[Work to be completed] Below are some records. Copy every line in them that holds "from".

──────── Material shown

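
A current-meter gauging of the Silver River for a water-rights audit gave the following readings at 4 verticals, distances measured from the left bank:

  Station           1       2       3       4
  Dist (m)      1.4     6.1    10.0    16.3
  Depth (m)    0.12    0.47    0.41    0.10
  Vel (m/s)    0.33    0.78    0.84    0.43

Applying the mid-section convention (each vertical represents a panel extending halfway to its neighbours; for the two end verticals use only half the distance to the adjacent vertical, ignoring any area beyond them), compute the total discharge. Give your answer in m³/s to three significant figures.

w_1 = (6.1 − 1.4)/2 = 2.35 m; q_1 = 0.33 × 0.12 × 2.35 = 0.09306 m³/s
w_2 = (10.0 − 1.4)/2 = 4.3 m; q_2 = 0.78 × 0.47 × 4.3 = 1.576 m³/s
w_3 = (16.3 − 6.1)/2 = 5.1 m; q_3 = 0.84 × 0.41 × 5.1 = 1.756 m³/s
w_4 = (16.3 − 10.0)/2 = 3.15 m; q_4 = 0.43 × 0.10 × 3.15 = 0.1355 m³/s
Q = Σ qᵢ = 3.561 m³/s

3.56 m³/s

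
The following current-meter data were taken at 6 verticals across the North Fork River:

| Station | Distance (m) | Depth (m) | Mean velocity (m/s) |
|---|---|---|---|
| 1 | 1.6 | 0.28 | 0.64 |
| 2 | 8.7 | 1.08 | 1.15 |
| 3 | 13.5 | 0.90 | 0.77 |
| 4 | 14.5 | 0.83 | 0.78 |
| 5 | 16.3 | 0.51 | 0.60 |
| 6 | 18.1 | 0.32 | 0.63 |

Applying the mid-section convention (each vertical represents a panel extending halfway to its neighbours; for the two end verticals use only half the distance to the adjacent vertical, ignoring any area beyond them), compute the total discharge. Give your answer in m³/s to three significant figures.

w_1 = (8.7 − 1.6)/2 = 3.55 m; q_1 = 0.64 × 0.28 × 3.55 = 0.6362 m³/s
w_2 = (13.5 − 1.6)/2 = 5.95 m; q_2 = 1.15 × 1.08 × 5.95 = 7.390 m³/s
w_3 = (14.5 − 8.7)/2 = 2.9 m; q_3 = 0.77 × 0.90 × 2.9 = 2.010 m³/s
w_4 = (16.3 − 13.5)/2 = 1.4 m; q_4 = 0.78 × 0.83 × 1.4 = 0.9064 m³/s
w_5 = (18.1 − 14.5)/2 = 1.8 m; q_5 = 0.60 × 0.51 × 1.8 = 0.5508 m³/s
w_6 = (18.1 − 16.3)/2 = 0.9 m; q_6 = 0.63 × 0.32 × 0.9 = 0.1814 m³/s
Q = Σ qᵢ = 11.67 m³/s

11.7 m³/s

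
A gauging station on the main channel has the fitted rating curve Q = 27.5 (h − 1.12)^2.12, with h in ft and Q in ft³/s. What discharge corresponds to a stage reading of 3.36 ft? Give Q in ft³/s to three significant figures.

Q = 27.5 × (3.36 − 1.12)^2.12 = 27.5 × 2.24^2.12 = 152.0 ft³/s

152 ft³/s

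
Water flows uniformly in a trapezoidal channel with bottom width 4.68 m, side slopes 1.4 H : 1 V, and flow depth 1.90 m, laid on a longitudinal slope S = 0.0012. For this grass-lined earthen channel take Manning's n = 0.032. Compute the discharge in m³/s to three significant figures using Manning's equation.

A = (b + z·y)·y = (4.68 + 1.4×1.90)×1.90 = 13.95 m²
P = b + 2y√(1+z²) = 4.68 + 2×1.90×√(1+1.4²) = 11.22 m
R = A/P = 13.95/11.22 = 1.243 m
Q = (1/n)·A·R^(2/3)·S^(1/2) = (1/0.032) × 13.95 × 1.243^(2/3) × 0.0012^(1/2) = 17.45 m³/s

17.5 m³/s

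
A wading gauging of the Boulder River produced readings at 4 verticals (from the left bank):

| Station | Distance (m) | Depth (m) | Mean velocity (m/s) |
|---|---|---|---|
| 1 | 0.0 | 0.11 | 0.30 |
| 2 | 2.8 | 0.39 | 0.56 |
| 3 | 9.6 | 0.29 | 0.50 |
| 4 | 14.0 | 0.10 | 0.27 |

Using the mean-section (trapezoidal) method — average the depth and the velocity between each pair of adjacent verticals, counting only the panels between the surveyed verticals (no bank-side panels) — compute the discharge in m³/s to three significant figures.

1.86 m³/s

Panel 1-2: Δb = 2.8 m, d̄ = (0.11+0.39)/2 = 0.25, v̄ = (0.30+0.56)/2 = 0.43 → q = 2.8×0.25×0.43 = 0.3010 m³/s
Panel 2-3: Δb = 6.8 m, d̄ = (0.39+0.29)/2 = 0.34, v̄ = (0.56+0.50)/2 = 0.53 → q = 6.8×0.34×0.53 = 1.225 m³/s
Panel 3-4: Δb = 4.4 m, d̄ = (0.29+0.10)/2 = 0.195, v̄ = (0.50+0.27)/2 = 0.385 → q = 4.4×0.195×0.385 = 0.3303 m³/s
Q = Σ q = 1.857 m³/s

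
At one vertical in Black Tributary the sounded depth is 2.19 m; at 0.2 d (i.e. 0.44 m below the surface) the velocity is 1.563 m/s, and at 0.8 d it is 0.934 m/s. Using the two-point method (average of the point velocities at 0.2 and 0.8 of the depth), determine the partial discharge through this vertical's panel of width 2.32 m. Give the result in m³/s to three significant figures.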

────────────────

[Exercise answer]
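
A current-meter gauging of the Silver River for a water-rights audit gave the following readings at 4 verticals, distances measured from the left bank:
A wading gauging of the Boulder River produced readings at 4 verticals (from the left bank):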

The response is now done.